## What to produce
The records that follow must all be duplicated exactly.

(Record set Opens)

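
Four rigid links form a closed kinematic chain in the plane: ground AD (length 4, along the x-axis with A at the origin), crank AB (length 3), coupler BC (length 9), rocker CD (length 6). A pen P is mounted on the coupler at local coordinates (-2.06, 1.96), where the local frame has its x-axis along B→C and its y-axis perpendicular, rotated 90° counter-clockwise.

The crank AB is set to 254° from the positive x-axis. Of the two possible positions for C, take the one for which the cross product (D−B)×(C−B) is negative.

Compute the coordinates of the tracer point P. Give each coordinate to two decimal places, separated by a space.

A=(0,0), D=(4.00,0)
B = A + 3.00·(cos254°, sin254°) = (-0.8269, -2.8838)
|BD| = 5.6227
circle(B,9.00) ∩ circle(D,6.00): a=6.8130, h=5.8808
  candidates: C₊=(2.0057,5.6588) cross=33.066; C₋=(8.0379,-4.4380) cross=-33.066
  mode - wants cross < 0 → take C=(8.0379,-4.4380) (cross=-33.066)
ex = (C−B)/|BC| = (0.9850,-0.1727); ey = (0.1727,0.9850)
P = B + -2.06·ex + 1.96·ey = (-2.5175,-0.5975)

-2.52 -0.60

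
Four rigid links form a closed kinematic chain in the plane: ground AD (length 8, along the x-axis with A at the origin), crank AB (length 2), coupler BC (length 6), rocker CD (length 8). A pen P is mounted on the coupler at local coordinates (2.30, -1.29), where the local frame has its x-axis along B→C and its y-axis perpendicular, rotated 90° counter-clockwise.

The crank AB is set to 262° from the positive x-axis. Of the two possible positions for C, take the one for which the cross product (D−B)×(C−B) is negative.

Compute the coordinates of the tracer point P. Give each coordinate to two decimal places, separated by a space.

0.18 -4.58

A=(0,0), D=(8.00,0)
B = A + 2.00·(cos262°, sin262°) = (-0.2783, -1.9805)
|BD| = 8.5120
circle(B,6.00) ∩ circle(D,8.00): a=2.6112, h=5.4020
  candidates: C₊=(1.0043,3.8808) cross=45.981; C₋=(3.5181,-6.6267) cross=-45.981
  mode - wants cross < 0 → take C=(3.5181,-6.6267) (cross=-45.981)
ex = (C−B)/|BC| = (0.6327,-0.7744); ey = (0.7744,0.6327)
P = B + 2.30·ex + -1.29·ey = (0.1781,-4.5778)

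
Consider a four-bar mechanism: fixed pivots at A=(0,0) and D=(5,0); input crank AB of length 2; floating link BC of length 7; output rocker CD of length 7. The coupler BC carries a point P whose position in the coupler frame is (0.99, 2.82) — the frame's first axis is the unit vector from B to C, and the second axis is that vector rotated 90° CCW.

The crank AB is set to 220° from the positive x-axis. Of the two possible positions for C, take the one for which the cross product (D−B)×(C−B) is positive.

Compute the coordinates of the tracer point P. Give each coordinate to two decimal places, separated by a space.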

(Record set Closes)

## Solution to this problem
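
Four rigid links form a closed kinematic chain in the plane: ground AD (length 4, along the x-axis with A at the origin), crank AB (length 3), coupler BC (length 9), rocker CD (length 6). A pen P is mounted on the coupler at local coordinates (-2.06, 1.96), where the local frame has its x-axis along B→C and its y-axis perpendicular, rotated 90° counter-clockwise.

The crank AB is set to 254° from the positive x-axis. Of the two possible positions for C, take the one for which the cross product (D−B)×(C−B) is negative.

Compute the coordinates of the tracer point P. Give each coordinate to two decimal places, separated by a space.

A=(0,0), D=(4.00,0)
B = A + 3.00·(cos254°, sin254°) = (-0.8269, -2.8838)
|BD| = 5.6227
circle(B,9.00) ∩ circle(D,6.00): a=6.8130, h=5.8808
  candidates: C₊=(2.0057,5.6588) cross=33.066; C₋=(8.0379,-4.4380) cross=-33.066
  mode - wants cross < 0 → take C=(8.0379,-4.4380) (cross=-33.066)
ex = (C−B)/|BC| = (0.9850,-0.1727); ey = (0.1727,0.9850)
P = B + -2.06·ex + 1.96·ey = (-2.5175,-0.5975)

-2.52 -0.60

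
Four rigid links form a closed kinematic chain in the plane: ground AD (length 8, along the x-axis with A at the origin), crank AB (length 2), coupler BC (length 6), rocker CD (length 8). A pen P is mounted on the coupler at local coordinates (2.30, -1.29), where the local frame has its x-axis along B→C and its y-axis perpendicular, rotated 90° counter-clockwise.

The crank AB is set to 262° from the positive x-axis. Of the two possible positions for C, take the one for which the cross product (D−B)×(C−B) is negative.

Compute the coordinates of the tracer point P. Give each coordinate to two decimal places, separated by a space.

0.18 -4.58

A=(0,0), D=(8.00,0)
B = A + 2.00·(cos262°, sin262°) = (-0.2783, -1.9805)
|BD| = 8.5120
circle(B,6.00) ∩ circle(D,8.00): a=2.6112, h=5.4020
  candidates: C₊=(1.0043,3.8808) cross=45.981; C₋=(3.5181,-6.6267) cross=-45.981
  mode - wants cross < 0 → take C=(3.5181,-6.6267) (cross=-45.981)
ex = (C−B)/|BC| = (0.6327,-0.7744); ey = (0.7744,0.6327)
P = B + 2.30·ex + -1.29·ey = (0.1781,-4.5778)

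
Consider a four-bar mechanism: fixed pivots at A=(0,0) and D=(5,0); input crank AB of length 2; floating link BC of length 7; output rocker CD of length 7. The coupler BC carries a point P whose position in the coupler frame is (0.99, 2.82) — the frame's first axis is the unit vector from B to C, and the second axis is that vector rotated 90° CCW.

The crank AB is set to 220° from the positive x-axis. Of the two possible positions for C, take the one for which the cross product (D−B)×(C−B) is positive.

Compute the coordinates of the tracer point P. Give each coordinate to two decimal places, separated by a space.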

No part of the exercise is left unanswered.